%%
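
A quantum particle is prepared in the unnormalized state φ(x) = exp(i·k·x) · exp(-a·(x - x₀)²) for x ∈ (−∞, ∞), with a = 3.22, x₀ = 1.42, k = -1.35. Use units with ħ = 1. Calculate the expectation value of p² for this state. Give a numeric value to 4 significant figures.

p² φ = −ħ² d²φ/dx²; ⟨p²⟩ = −ħ² ∫ φ*·φ'' dx / ∫|φ|² dx.
Gaussian moments (u = x − x₀): ∫u^(2j)·e^(−2au²) du = (2j−1)!!/(4a)^j · √(π/(2a)), odd powers integrate to 0; here √(π/(2a)) = 0.69844. Derivatives: φ′ = (ik − 2au)·φ, φ″ = ((ik − 2au)² − 2a)·φ; the odd-in-u pieces drop out.
State is unnormalized: ∫|φ|² dx = 0.69844, and ∫φ*·(−ħ² φ'') dx = 3.5219, so ⟨p²⟩ = 3.5219 / 0.69844.
⟨p²⟩ = 5.0425.

5.043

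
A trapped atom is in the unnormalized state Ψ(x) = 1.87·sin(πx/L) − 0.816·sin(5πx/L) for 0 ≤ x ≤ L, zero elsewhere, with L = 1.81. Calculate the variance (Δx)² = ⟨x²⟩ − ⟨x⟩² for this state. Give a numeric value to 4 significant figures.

0.1156

Compute ⟨x⟩ and ⟨x²⟩ separately, then (Δx)² = ⟨x²⟩ − ⟨x⟩².
On 0 ≤ x ≤ L (j ≠ l): ∫sin²(jπx/L) dx = L/2, ∫sin(jπx/L)·sin(lπx/L) dx = 0; diagonal moments ∫x·sin²(jπx/L) dx = L²/4, ∫x²·sin²(jπx/L) dx = L³·(1/6 − 1/(4j²π²)); cross terms ∫x·sin(jπx/L)·sin(lπx/L) dx = 0 for j + l even and −4jlL²/(π²(j² − l²)²) for j + l odd, ∫x²·sin(jπx/L)·sin(lπx/L) dx = (−1)^(j+l)·4jlL³/(π²(j² − l²)²); higher powers the same way via product-to-sum and parts.
Normalization: ∫|Ψ|² dx = 3.7673.
⟨x⟩ = 0.90500 and ⟨x²⟩ = 0.93465.
(Δx)² = 0.93465 − (0.90500)² = 0.11563.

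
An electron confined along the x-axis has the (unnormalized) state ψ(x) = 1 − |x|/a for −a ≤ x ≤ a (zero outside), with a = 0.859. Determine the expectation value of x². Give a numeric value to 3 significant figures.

⟨x²⟩ = ∫ x²·|ψ|² dx / ∫|ψ|² dx (integrals over the domain).
ψ is even, so ∫ over [−a, a] = 2∫₀ᵃ with ψ = 1 − x/a there: ∫₀ᵃ (1 − x/a)² dx = a/3, ∫₀ᵃ x²(1 − x/a)² dx = a³/30, ∫₀ᵃ x⁴(1 − x/a)² dx = a⁵/105.
State is unnormalized: ∫|ψ|² dx = 0.57267, and ∫ψ*·x²·ψ dx = 0.042256, so ⟨x²⟩ = 0.042256 / 0.57267.
⟨x²⟩ = 0.073788.

0.0738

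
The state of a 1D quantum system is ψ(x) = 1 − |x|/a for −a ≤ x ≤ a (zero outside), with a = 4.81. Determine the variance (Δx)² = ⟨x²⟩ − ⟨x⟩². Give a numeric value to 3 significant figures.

2.31

Compute ⟨x⟩ and ⟨x²⟩ separately, then (Δx)² = ⟨x²⟩ − ⟨x⟩².
ψ is even, so ∫ over [−a, a] = 2∫₀ᵃ with ψ = 1 − x/a there: ∫₀ᵃ (1 − x/a)² dx = a/3, ∫₀ᵃ x²(1 − x/a)² dx = a³/30, ∫₀ᵃ x⁴(1 − x/a)² dx = a⁵/105.
Normalization: ∫|ψ|² dx = 3.2067.
⟨x⟩ = 0.0000 and ⟨x²⟩ = 2.3136.
(Δx)² = 2.3136 − (0.0000)² = 2.3136.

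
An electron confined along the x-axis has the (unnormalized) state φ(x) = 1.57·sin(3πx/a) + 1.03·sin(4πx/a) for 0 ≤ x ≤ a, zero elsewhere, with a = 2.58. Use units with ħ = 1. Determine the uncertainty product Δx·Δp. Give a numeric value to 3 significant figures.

Δx = √(⟨x²⟩−⟨x⟩²), Δp = √(⟨p²⟩−⟨p⟩²).
On 0 ≤ x ≤ a (j ≠ l): ∫sin²(jπx/a) dx = a/2, ∫sin(jπx/a)·sin(lπx/a) dx = 0; diagonal moments ∫x·sin²(jπx/a) dx = a²/4, ∫x²·sin²(jπx/a) dx = a³·(1/6 − 1/(4j²π²)); cross terms ∫x·sin(jπx/a)·sin(lπx/a) dx = 0 for j + l even and −4jla²/(π²(j² − l²)²) for j + l odd, ∫x²·sin(jπx/a)·sin(lπx/a) dx = (−1)^(j+l)·4jla³/(π²(j² − l²)²); higher powers the same way via product-to-sum and parts. d²/dx² sin(jπx/a) = −(jπ/a)²·sin(jπx/a); on 0 ≤ x ≤ a, ∫sin²(jπx/a) dx = a/2 and ∫sin(jπx/a)·sin(lπx/a) dx = 0 for j ≠ l, so only diagonal terms survive in ∫|φ|² and ∫φ·φ″; ∫φ·φ′ dx = [φ²/2] between the walls = 0.
Normalization: ∫|φ|² dx = 4.5483.
⟨x⟩ = 0.82021, ⟨x²⟩ = 0.97420 ⇒ Δx = 0.54905.
⟨p⟩ = 0.0000, ⟨p²⟩ = 16.468 ⇒ Δp = 4.0580.
Δx·Δp = 2.2281.

2.23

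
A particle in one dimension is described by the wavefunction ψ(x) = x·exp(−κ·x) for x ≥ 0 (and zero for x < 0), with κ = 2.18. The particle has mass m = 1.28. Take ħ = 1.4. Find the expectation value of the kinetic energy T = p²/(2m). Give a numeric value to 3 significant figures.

3.64

T = −(ħ²/2m) d²/dx², so ⟨T⟩ = −(ħ²/2m) ∫ ψ*·ψ'' dx / ∫|ψ|² dx; with m = 1.28.
Differentiate x·exp(−κ·x) with the product rule; every integrand then reduces to terms xʲ·e^(−2κx) on [0, ∞), with ∫₀^∞ xʲ·e^(−2κx) dx = j!/(2κ)^(j+1).
State is unnormalized: ∫|ψ|² dx = 0.024131, and ∫ψ*·(−ħ²/2m · ψ'') dx = 0.087801, so ⟨T⟩ = 0.087801 / 0.024131.
⟨T⟩ = 3.6386.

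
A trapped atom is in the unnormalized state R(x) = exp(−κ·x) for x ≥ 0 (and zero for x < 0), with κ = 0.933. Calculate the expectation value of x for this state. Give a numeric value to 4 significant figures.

⟨x⟩ = ∫ x·|R|² dx / ∫|R|² dx (integrals over the domain).
Every integrand reduces to terms xʲ·e^(−2κx) on [0, ∞); use ∫₀^∞ xʲ·e^(−2κx) dx = j!/(2κ)^(j+1).
State is unnormalized: ∫|R|² dx = 0.53591, and ∫R*·x·R dx = 0.28719, so ⟨x⟩ = 0.28719 / 0.53591.
⟨x⟩ = 0.53591.

0.5359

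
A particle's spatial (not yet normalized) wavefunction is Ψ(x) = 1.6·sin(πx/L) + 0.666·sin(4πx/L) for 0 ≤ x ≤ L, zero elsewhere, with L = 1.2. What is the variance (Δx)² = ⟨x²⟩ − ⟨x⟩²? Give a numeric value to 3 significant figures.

0.0570

Compute ⟨x⟩ and ⟨x²⟩ separately, then (Δx)² = ⟨x²⟩ − ⟨x⟩².
On 0 ≤ x ≤ L (j ≠ l): ∫sin²(jπx/L) dx = L/2, ∫sin(jπx/L)·sin(lπx/L) dx = 0; diagonal moments ∫x·sin²(jπx/L) dx = L²/4, ∫x²·sin²(jπx/L) dx = L³·(1/6 − 1/(4j²π²)); cross terms ∫x·sin(jπx/L)·sin(lπx/L) dx = 0 for j + l even and −4jlL²/(π²(j² − l²)²) for j + l odd, ∫x²·sin(jπx/L)·sin(lπx/L) dx = (−1)^(j+l)·4jlL³/(π²(j² − l²)²); higher powers the same way via product-to-sum and parts.
Normalization: ∫|Ψ|² dx = 1.8021.
⟨x⟩ = 0.58773 and ⟨x²⟩ = 0.40242.
(Δx)² = 0.40242 − (0.58773)² = 0.056998.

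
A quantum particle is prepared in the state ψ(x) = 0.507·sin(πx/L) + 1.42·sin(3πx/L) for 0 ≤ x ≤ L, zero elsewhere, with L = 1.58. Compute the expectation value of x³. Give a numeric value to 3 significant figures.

1.07

⟨x³⟩ = ∫ x³·|ψ|² dx / ∫|ψ|² dx (integrals over the domain).
On 0 ≤ x ≤ L (j ≠ l): ∫sin²(jπx/L) dx = L/2, ∫sin(jπx/L)·sin(lπx/L) dx = 0; diagonal moments ∫x·sin²(jπx/L) dx = L²/4, ∫x²·sin²(jπx/L) dx = L³·(1/6 − 1/(4j²π²)); cross terms ∫x·sin(jπx/L)·sin(lπx/L) dx = 0 for j + l even and −4jlL²/(π²(j² − l²)²) for j + l odd, ∫x²·sin(jπx/L)·sin(lπx/L) dx = (−1)^(j+l)·4jlL³/(π²(j² − l²)²); higher powers the same way via product-to-sum and parts.
State is unnormalized: ∫|ψ|² dx = 1.7960, and ∫ψ*·x³·ψ dx = 1.9128, so ⟨x³⟩ = 1.9128 / 1.7960.
⟨x³⟩ = 1.0650.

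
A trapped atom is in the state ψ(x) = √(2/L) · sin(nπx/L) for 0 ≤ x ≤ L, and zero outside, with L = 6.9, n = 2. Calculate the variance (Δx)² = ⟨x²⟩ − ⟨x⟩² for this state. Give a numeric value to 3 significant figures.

3.36

Compute ⟨x⟩ and ⟨x²⟩ separately, then (Δx)² = ⟨x²⟩ − ⟨x⟩².
With sin²θ = (1 − cos2θ)/2 on 0 ≤ x ≤ L: ∫sin²(nπx/L) dx = L/2, ∫x·sin²(nπx/L) dx = L²/4, ∫x²·sin²(nπx/L) dx = L³·(1/6 − 1/(4n²π²)); higher powers xᵏ the same way, integrating xᵏ·cos(2nπx/L) by parts.
⟨x⟩ = 3.4500 and ⟨x²⟩ = 15.267.
(Δx)² = 15.267 − (3.4500)² = 3.3645.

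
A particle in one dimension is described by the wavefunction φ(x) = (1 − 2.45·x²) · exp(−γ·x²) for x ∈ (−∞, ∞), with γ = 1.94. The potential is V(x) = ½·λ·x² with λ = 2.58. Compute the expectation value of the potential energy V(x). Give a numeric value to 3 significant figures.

0.150

⟨V⟩ = ∫ V(x)·|φ|² dx / ∫|φ|² dx.
Expand each integrand as polynomial × e^(−2γx²) and use ∫x^(2j)·e^(−2γx²) dx = (2j−1)!!/(4γ)^j · √(π/(2γ)), odd powers → 0; here √(π/(2γ)) = 0.89983.
State is unnormalized: ∫|φ|² dx = 0.60072, and ∫φ*·V(x)·φ dx = 0.089881, so ⟨V⟩ = 0.089881 / 0.60072.
⟨V⟩ = 0.14962.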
%%
> [TASK PROMPT]
Where the records above contain a line with "the wavefunction φ(x)", repeat that line and each later line through the end, exactly, and nothing more.

> [PROBLEM SOLUTION]
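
A particle in one dimension is described by the wavefunction φ(x) = (1 − 2.45·x²) · exp(−γ·x²) for x ∈ (−∞, ∞), with γ = 1.94. The potential is V(x) = ½·λ·x² with λ = 2.58. Compute the expectation value of the potential energy V(x). Give a numeric value to 3 significant figures.

0.150

⟨V⟩ = ∫ V(x)·|φ|² dx / ∫|φ|² dx.
Expand each integrand as polynomial × e^(−2γx²) and use ∫x^(2j)·e^(−2γx²) dx = (2j−1)!!/(4γ)^j · √(π/(2γ)), odd powers → 0; here √(π/(2γ)) = 0.89983.
State is unnormalized: ∫|φ|² dx = 0.60072, and ∫φ*·V(x)·φ dx = 0.089881, so ⟨V⟩ = 0.089881 / 0.60072.
⟨V⟩ = 0.14962.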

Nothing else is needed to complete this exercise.